## The task
Would you repeat each line below precisely as it stands?

•••••

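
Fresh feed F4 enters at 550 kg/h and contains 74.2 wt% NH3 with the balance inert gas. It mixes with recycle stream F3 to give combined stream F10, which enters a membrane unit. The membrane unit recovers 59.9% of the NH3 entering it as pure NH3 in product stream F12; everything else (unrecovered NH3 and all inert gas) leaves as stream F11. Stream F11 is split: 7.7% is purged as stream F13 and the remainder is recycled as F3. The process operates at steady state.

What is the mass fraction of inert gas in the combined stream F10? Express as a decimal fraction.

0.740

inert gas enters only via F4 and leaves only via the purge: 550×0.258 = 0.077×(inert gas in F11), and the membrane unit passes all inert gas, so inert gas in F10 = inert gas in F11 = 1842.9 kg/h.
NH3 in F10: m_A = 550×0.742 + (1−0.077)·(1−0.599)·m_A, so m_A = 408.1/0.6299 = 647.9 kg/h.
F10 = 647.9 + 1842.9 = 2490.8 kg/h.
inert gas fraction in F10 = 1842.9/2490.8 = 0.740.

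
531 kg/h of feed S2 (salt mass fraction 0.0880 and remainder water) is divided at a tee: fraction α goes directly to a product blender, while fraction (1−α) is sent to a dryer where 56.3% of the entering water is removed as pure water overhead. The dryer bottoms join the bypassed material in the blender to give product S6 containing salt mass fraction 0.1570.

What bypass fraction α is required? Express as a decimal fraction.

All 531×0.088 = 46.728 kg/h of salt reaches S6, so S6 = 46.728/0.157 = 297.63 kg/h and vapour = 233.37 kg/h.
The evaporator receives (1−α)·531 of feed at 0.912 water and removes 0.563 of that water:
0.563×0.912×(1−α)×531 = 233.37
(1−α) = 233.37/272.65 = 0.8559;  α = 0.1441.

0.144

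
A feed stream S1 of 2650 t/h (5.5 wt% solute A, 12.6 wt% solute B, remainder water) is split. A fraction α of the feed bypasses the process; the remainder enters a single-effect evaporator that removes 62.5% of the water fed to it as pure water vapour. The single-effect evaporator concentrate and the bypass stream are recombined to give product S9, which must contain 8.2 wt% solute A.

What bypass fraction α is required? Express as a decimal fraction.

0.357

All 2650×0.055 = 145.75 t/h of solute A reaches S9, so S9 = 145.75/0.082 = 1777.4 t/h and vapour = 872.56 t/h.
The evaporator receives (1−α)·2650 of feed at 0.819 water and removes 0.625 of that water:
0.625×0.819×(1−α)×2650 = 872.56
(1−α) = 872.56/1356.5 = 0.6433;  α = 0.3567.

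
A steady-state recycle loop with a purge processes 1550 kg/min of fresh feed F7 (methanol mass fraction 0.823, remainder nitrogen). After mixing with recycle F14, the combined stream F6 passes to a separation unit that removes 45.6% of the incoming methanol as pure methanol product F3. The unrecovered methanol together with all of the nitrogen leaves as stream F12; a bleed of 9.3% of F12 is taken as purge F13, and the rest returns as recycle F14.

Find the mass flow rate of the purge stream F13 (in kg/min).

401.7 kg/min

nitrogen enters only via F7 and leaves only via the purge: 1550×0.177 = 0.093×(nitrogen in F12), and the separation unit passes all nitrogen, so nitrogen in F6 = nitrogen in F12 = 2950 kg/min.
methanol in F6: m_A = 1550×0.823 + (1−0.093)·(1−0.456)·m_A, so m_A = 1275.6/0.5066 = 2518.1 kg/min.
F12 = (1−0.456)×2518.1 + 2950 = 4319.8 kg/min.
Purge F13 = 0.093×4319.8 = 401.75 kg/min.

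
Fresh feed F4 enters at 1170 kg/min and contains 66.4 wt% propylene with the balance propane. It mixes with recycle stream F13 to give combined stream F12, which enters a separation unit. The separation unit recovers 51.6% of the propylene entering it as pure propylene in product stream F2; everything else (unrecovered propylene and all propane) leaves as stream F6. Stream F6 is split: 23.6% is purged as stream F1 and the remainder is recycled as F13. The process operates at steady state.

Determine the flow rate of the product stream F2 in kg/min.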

•••••

## Answer space
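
Fresh feed F4 enters at 550 kg/h and contains 74.2 wt% NH3 with the balance inert gas. It mixes with recycle stream F3 to give combined stream F10, which enters a membrane unit. The membrane unit recovers 59.9% of the NH3 entering it as pure NH3 in product stream F12; everything else (unrecovered NH3 and all inert gas) leaves as stream F11. Stream F11 is split: 7.7% is purged as stream F13 and the remainder is recycled as F3. The process operates at steady state.

What is the mass fraction of inert gas in the combined stream F10? Express as a decimal fraction.

0.740

inert gas enters only via F4 and leaves only via the purge: 550×0.258 = 0.077×(inert gas in F11), and the membrane unit passes all inert gas, so inert gas in F10 = inert gas in F11 = 1842.9 kg/h.
NH3 in F10: m_A = 550×0.742 + (1−0.077)·(1−0.599)·m_A, so m_A = 408.1/0.6299 = 647.9 kg/h.
F10 = 647.9 + 1842.9 = 2490.8 kg/h.
inert gas fraction in F10 = 1842.9/2490.8 = 0.740.

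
531 kg/h of feed S2 (salt mass fraction 0.0880 and remainder water) is divided at a tee: fraction α goes directly to a product blender, while fraction (1−α) is sent to a dryer where 56.3% of the entering water is removed as pure water overhead. The dryer bottoms join the bypassed material in the blender to give product S6 containing salt mass fraction 0.1570.

What bypass fraction α is required? Express as a decimal fraction.

All 531×0.088 = 46.728 kg/h of salt reaches S6, so S6 = 46.728/0.157 = 297.63 kg/h and vapour = 233.37 kg/h.
The evaporator receives (1−α)·531 of feed at 0.912 water and removes 0.563 of that water:
0.563×0.912×(1−α)×531 = 233.37
(1−α) = 233.37/272.65 = 0.8559;  α = 0.1441.

0.144

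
A feed stream S1 of 2650 t/h (5.5 wt% solute A, 12.6 wt% solute B, remainder water) is split. A fraction α of the feed bypasses the process; the remainder enters a single-effect evaporator that removes 62.5% of the water fed to it as pure water vapour. The single-effect evaporator concentrate and the bypass stream are recombined to give product S9, which must contain 8.2 wt% solute A.

What bypass fraction α is required? Express as a decimal fraction.

0.357

All 2650×0.055 = 145.75 t/h of solute A reaches S9, so S9 = 145.75/0.082 = 1777.4 t/h and vapour = 872.56 t/h.
The evaporator receives (1−α)·2650 of feed at 0.819 water and removes 0.625 of that water:
0.625×0.819×(1−α)×2650 = 872.56
(1−α) = 872.56/1356.5 = 0.6433;  α = 0.3567.

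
A steady-state recycle loop with a purge processes 1550 kg/min of fresh feed F7 (methanol mass fraction 0.823, remainder nitrogen). After mixing with recycle F14, the combined stream F6 passes to a separation unit that removes 45.6% of the incoming methanol as pure methanol product F3. The unrecovered methanol together with all of the nitrogen leaves as stream F12; a bleed of 9.3% of F12 is taken as purge F13, and the rest returns as recycle F14.

Find the mass flow rate of the purge stream F13 (in kg/min).

401.7 kg/min

nitrogen enters only via F7 and leaves only via the purge: 1550×0.177 = 0.093×(nitrogen in F12), and the separation unit passes all nitrogen, so nitrogen in F6 = nitrogen in F12 = 2950 kg/min.
methanol in F6: m_A = 1550×0.823 + (1−0.093)·(1−0.456)·m_A, so m_A = 1275.6/0.5066 = 2518.1 kg/min.
F12 = (1−0.456)×2518.1 + 2950 = 4319.8 kg/min.
Purge F13 = 0.093×4319.8 = 401.75 kg/min.

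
Fresh feed F4 enters at 1170 kg/min and contains 66.4 wt% propylene with the balance propane. It mixes with recycle stream F13 to give combined stream F12, which enters a separation unit. The separation unit recovers 51.6% of the propylene entering it as pure propylene in product stream F2; everything else (unrecovered propylene and all propane) leaves as stream F6. Stream F6 is split: 23.6% is purged as stream F1 and the remainder is recycled as F13. The process operates at steady state.

Determine the flow rate of the product stream F2 in kg/min.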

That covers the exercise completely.